EXERCISE – When the string "with" occurs in a line of the listing below, return that line.
(RECORDS SHOWN begins)
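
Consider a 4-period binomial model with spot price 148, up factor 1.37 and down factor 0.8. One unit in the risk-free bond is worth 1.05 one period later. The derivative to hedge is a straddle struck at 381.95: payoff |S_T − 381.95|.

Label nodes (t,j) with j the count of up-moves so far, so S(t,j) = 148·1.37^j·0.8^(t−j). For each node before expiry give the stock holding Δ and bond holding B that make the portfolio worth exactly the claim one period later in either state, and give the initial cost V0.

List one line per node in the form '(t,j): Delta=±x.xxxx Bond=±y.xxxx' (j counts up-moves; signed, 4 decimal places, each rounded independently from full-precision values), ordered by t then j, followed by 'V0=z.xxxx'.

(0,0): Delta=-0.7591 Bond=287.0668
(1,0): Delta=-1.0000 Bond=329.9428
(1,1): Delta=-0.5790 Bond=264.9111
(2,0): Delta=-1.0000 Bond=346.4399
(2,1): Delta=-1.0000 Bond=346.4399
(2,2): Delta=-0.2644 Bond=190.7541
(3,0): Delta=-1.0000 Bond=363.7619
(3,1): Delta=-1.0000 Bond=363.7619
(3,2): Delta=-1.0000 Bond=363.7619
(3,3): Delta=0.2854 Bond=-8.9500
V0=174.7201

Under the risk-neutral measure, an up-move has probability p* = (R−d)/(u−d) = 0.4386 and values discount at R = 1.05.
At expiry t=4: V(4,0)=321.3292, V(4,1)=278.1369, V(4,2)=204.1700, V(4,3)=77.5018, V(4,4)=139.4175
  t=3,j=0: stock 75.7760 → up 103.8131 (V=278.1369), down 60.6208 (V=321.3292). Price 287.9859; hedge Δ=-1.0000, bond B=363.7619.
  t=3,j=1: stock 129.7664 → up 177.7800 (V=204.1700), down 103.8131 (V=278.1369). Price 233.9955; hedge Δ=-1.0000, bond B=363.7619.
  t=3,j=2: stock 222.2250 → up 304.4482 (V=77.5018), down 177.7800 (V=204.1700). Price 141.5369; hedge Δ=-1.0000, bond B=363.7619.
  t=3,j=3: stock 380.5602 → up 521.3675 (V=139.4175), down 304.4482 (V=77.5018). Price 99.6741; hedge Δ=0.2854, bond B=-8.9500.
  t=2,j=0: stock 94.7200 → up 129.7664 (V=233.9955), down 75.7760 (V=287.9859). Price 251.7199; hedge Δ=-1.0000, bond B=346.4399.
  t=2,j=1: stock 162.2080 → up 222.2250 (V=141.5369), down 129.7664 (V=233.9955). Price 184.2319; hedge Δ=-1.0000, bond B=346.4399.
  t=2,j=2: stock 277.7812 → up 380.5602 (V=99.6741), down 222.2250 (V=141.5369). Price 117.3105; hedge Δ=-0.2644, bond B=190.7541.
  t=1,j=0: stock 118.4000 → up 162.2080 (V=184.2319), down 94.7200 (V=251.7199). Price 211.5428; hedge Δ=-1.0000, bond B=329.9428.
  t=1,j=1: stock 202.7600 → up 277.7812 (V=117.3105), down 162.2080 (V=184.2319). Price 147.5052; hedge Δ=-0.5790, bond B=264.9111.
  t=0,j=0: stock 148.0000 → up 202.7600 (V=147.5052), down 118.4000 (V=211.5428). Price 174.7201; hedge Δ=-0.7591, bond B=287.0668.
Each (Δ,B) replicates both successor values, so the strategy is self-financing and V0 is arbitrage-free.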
(RECORDS SHOWN ends)
TASK RESULT –
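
Consider a 4-period binomial model with spot price 148, up factor 1.37 and down factor 0.8. One unit in the risk-free bond is worth 1.05 one period later. The derivative to hedge is a straddle struck at 381.95: payoff |S_T − 381.95|.
Label nodes (t,j) with j the count of up-moves so far, so S(t,j) = 148·1.37^j·0.8^(t−j). For each node before expiry give the stock holding Δ and bond holding B that make the portfolio worth exactly the claim one period later in either state, and give the initial cost V0.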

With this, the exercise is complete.